• _HOW TO COMPLETE THIS TASK_
Find every line of the records that has "sense" and return it.

• _Stored items from a collection_
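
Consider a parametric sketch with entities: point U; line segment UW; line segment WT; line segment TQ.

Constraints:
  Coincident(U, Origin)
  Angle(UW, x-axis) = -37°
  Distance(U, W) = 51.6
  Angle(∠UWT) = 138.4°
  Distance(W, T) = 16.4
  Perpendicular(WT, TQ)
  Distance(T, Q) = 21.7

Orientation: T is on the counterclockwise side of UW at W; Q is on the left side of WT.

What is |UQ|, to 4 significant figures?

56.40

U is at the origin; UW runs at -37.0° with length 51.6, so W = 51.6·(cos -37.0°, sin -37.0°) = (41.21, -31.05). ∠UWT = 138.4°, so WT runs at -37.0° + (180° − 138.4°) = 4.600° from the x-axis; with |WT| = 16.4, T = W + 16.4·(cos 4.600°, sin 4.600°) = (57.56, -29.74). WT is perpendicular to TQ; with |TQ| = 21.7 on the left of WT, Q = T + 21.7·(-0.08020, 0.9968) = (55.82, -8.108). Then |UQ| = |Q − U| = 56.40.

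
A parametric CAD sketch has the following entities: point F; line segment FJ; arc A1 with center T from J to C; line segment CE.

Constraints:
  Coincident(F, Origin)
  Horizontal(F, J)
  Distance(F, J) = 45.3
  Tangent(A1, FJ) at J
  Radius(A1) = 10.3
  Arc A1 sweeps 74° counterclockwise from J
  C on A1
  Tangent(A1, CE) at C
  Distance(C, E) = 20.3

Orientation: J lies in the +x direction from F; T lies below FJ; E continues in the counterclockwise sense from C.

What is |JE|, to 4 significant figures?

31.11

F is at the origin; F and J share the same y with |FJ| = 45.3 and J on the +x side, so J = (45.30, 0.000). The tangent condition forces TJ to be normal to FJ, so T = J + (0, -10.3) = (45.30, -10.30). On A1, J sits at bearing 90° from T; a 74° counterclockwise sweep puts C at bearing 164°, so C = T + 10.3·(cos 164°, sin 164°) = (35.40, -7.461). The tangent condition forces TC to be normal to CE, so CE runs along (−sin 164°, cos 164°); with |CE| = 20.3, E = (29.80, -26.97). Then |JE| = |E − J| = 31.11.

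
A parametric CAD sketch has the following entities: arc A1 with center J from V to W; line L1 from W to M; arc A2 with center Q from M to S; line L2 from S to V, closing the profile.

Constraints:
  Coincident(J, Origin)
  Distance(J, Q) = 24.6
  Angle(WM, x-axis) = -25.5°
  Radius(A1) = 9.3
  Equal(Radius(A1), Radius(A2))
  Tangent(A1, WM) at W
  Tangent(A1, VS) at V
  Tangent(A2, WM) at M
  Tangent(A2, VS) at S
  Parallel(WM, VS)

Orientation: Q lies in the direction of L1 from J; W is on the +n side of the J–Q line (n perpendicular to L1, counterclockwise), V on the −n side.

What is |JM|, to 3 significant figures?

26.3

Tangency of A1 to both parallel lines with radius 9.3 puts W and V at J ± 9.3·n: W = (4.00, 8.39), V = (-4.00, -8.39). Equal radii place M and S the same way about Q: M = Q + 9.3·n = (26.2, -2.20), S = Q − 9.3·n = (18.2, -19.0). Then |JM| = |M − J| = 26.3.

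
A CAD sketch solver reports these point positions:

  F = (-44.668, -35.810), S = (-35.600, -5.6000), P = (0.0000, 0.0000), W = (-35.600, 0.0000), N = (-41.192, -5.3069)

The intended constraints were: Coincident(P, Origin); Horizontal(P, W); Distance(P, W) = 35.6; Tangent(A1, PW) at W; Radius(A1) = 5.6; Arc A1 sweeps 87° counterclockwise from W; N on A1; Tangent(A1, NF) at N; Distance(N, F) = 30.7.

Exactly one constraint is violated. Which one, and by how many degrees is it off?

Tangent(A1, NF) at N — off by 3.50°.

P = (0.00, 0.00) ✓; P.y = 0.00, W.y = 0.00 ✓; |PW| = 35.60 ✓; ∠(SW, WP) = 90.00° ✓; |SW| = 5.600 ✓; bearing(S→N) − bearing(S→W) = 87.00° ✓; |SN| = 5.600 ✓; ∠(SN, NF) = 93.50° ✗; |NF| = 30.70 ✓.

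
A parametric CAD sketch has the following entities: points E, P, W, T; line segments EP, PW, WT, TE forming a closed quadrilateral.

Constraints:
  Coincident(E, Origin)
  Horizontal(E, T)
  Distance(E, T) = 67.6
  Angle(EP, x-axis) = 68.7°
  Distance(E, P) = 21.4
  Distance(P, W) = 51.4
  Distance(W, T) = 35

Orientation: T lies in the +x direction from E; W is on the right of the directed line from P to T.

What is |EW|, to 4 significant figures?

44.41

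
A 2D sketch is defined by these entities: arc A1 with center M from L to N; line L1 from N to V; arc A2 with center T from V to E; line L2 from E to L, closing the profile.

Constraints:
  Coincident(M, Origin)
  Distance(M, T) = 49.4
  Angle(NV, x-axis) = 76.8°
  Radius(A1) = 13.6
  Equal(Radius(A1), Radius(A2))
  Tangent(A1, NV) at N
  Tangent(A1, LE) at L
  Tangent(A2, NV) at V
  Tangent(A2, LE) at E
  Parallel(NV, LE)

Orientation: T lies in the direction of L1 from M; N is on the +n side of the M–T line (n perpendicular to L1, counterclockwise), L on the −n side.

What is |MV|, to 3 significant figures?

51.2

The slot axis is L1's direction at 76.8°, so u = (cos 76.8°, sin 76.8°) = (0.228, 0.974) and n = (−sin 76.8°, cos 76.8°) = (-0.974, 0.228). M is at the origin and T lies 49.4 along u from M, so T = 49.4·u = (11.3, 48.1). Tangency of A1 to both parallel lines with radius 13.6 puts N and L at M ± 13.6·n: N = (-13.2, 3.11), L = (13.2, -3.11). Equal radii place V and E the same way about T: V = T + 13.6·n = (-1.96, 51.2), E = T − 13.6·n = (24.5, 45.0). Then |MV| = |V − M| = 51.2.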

==

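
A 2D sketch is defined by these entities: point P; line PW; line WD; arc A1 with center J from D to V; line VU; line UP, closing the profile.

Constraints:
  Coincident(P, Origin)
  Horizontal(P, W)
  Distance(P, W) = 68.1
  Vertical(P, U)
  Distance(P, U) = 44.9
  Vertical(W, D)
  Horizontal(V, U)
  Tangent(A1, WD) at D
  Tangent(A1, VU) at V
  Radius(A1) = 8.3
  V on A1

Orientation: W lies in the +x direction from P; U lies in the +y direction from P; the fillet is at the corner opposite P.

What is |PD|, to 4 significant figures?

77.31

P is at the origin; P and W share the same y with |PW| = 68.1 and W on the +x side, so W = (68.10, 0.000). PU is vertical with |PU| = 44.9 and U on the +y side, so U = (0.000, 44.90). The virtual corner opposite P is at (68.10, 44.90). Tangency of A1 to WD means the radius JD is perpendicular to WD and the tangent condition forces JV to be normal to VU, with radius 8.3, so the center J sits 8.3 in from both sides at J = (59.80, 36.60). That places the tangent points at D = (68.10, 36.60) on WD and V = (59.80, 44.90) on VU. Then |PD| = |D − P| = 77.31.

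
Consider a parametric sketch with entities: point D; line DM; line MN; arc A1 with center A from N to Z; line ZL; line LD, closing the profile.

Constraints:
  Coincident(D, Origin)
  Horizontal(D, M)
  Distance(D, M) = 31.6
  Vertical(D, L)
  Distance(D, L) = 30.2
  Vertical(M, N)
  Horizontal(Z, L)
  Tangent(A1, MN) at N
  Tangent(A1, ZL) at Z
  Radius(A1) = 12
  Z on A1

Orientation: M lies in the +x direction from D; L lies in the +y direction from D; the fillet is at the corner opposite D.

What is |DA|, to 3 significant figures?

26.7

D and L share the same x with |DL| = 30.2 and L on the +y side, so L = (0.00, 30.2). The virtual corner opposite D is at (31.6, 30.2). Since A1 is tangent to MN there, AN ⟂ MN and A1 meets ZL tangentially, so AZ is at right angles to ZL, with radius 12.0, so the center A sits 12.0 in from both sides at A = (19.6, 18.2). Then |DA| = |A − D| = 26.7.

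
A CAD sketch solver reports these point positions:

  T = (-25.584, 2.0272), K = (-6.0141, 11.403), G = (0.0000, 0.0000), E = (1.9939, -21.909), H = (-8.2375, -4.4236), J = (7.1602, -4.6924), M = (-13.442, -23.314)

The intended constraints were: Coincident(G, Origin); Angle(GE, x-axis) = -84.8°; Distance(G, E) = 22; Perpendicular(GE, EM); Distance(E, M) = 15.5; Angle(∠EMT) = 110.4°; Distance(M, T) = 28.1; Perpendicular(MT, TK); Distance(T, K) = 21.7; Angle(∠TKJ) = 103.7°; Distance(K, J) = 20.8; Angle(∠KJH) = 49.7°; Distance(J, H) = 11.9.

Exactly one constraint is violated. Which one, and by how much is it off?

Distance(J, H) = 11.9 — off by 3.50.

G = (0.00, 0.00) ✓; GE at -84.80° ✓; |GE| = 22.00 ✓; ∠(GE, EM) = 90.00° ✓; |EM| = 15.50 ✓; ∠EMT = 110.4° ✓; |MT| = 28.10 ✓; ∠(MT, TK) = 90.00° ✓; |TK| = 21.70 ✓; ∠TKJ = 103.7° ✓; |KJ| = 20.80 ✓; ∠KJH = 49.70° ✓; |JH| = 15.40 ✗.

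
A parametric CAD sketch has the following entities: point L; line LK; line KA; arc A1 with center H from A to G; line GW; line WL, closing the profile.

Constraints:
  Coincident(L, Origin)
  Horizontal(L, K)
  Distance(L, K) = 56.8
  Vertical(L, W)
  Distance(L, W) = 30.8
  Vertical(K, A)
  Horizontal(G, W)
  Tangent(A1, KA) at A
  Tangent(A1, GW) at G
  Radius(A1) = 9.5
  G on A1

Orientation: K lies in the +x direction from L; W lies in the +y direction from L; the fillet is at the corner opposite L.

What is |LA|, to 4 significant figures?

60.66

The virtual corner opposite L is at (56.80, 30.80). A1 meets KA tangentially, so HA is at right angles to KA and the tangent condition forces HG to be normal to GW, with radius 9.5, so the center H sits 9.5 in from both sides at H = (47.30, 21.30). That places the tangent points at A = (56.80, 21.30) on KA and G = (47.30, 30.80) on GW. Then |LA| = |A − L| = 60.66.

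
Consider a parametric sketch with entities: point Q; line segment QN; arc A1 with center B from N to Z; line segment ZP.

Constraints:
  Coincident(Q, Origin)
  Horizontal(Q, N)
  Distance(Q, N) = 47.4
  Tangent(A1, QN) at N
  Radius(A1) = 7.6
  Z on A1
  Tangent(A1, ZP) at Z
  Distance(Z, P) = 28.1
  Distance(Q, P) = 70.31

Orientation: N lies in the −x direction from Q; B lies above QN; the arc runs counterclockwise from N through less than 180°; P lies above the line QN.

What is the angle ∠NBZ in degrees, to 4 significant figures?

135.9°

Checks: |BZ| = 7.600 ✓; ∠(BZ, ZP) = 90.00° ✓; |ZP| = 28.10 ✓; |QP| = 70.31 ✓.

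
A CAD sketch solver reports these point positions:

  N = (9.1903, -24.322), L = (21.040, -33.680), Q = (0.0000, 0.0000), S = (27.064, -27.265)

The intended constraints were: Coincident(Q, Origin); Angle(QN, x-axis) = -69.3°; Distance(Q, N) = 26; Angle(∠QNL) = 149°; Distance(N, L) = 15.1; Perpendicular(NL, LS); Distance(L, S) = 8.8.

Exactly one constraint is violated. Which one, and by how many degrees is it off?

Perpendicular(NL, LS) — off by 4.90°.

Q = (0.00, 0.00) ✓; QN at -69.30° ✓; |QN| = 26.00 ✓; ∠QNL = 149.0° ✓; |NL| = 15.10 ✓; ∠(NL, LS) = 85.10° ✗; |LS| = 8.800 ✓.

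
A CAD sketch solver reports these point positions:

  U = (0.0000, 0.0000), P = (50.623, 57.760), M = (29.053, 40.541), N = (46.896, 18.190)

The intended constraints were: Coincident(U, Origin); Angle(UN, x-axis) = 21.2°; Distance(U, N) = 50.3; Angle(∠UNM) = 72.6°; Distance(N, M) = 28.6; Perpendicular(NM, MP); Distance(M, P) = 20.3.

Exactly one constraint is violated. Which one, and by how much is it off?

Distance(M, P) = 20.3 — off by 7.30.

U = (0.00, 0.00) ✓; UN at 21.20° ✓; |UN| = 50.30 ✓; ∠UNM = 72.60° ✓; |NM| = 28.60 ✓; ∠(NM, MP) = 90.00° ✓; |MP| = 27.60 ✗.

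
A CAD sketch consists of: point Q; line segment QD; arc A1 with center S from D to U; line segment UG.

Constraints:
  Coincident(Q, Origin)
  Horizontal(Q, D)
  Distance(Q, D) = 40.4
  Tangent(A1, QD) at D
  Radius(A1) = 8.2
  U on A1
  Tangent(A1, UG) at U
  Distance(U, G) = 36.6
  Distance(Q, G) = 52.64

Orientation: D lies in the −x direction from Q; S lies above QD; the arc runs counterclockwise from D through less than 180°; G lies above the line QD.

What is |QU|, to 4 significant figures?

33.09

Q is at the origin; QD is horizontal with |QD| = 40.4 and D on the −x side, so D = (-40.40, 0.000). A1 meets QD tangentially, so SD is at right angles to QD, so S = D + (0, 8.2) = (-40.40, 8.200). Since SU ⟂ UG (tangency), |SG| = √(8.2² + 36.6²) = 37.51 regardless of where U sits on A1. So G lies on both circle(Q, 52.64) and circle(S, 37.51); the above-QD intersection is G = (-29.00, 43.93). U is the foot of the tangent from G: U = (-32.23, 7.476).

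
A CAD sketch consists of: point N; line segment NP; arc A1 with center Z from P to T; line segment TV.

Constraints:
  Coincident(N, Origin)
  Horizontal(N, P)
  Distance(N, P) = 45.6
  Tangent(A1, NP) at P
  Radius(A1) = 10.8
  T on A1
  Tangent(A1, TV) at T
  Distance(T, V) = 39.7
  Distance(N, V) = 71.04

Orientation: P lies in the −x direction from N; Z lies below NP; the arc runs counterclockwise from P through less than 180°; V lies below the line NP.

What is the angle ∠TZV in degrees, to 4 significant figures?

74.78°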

==

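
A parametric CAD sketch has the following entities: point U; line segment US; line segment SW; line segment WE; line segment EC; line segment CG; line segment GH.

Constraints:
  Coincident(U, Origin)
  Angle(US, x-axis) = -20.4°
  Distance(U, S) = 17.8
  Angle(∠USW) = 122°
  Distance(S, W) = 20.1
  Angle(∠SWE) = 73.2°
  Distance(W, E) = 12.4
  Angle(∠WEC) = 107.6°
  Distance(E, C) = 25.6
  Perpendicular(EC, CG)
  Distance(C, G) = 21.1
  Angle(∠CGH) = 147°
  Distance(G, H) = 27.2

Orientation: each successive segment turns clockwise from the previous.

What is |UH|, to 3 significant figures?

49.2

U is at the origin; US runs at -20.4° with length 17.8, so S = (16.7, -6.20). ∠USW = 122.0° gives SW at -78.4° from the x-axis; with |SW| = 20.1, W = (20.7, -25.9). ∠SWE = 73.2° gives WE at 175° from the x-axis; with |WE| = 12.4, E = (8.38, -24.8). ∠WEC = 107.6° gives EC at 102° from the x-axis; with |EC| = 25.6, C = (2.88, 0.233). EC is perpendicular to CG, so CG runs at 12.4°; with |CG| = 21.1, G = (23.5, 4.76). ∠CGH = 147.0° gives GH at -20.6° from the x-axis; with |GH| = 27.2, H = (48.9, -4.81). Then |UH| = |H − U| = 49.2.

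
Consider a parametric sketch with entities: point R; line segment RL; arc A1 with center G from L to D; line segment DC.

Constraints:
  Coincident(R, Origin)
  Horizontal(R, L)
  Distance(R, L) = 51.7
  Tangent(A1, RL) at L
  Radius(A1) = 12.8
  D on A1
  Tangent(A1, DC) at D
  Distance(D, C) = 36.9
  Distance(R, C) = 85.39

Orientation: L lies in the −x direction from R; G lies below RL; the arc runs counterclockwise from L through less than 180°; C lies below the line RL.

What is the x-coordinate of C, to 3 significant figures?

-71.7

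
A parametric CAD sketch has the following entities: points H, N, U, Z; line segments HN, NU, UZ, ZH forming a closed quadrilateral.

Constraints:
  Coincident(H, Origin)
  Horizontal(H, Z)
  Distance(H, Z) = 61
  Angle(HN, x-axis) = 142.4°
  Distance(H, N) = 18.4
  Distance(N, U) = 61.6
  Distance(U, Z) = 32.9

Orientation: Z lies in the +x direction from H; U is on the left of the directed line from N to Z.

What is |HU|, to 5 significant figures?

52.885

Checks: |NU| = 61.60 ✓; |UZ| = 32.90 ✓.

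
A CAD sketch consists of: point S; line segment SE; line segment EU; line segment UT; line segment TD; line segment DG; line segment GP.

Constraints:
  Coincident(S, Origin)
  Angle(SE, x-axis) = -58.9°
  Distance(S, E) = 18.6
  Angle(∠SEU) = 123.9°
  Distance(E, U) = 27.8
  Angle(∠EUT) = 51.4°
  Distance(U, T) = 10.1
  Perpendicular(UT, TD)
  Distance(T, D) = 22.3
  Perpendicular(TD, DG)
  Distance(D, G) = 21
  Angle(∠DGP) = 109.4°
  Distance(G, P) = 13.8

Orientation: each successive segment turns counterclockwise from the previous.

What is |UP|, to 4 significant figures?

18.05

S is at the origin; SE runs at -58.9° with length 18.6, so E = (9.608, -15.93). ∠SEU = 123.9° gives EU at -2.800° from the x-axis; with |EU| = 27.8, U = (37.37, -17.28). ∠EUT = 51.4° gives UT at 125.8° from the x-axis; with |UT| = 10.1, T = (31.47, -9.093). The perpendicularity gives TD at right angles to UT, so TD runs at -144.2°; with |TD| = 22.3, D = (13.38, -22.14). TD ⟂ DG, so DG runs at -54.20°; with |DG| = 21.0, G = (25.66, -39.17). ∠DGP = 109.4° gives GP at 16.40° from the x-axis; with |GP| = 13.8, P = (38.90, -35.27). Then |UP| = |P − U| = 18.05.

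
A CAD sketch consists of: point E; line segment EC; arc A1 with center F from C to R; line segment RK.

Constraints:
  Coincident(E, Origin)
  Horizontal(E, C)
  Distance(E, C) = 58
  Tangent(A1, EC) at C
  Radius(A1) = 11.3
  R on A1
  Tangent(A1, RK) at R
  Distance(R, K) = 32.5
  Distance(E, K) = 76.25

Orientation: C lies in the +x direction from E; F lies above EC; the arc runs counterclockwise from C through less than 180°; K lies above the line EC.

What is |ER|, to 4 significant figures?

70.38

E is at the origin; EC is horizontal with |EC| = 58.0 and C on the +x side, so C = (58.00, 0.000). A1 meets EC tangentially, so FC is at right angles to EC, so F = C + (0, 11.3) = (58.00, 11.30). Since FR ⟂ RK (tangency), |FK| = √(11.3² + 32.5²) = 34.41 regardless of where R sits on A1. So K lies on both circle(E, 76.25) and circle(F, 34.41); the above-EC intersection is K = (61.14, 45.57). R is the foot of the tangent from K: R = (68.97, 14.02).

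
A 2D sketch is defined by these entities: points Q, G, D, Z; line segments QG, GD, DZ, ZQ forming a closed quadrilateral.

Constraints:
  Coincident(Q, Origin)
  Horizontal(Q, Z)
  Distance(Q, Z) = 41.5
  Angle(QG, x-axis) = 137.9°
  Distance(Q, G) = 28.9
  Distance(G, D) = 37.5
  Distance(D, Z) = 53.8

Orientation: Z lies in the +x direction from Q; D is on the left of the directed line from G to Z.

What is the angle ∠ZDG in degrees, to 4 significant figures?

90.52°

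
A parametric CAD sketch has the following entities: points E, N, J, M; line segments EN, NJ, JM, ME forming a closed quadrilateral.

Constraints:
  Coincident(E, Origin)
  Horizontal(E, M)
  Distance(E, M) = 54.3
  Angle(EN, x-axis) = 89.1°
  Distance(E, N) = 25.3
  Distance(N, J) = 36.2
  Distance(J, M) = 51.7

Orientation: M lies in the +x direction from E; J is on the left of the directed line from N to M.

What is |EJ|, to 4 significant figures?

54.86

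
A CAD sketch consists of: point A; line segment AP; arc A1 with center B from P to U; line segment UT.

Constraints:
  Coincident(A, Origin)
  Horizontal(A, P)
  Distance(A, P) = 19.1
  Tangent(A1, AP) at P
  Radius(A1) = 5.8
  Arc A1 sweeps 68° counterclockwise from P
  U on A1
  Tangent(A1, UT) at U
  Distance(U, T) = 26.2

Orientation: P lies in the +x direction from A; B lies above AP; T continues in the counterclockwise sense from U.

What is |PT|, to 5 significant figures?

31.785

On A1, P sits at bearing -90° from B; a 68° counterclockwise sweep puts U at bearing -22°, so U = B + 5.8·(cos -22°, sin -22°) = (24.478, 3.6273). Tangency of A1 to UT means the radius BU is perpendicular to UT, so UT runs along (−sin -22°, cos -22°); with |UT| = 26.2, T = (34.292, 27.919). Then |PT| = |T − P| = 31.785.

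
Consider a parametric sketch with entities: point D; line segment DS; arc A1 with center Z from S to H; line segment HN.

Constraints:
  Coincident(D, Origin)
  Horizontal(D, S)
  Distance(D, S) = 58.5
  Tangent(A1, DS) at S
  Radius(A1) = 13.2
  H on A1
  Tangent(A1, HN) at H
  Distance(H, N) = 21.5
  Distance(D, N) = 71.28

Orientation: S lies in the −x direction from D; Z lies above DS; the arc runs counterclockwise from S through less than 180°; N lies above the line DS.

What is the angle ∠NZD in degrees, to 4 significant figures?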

• _ANSWER SECTION_
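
Orientation: J lies in the +x direction from F; T lies below FJ; E continues in the counterclockwise sense from C.
Orientation: P lies in the +x direction from A; B lies above AP; T continues in the counterclockwise sense from U.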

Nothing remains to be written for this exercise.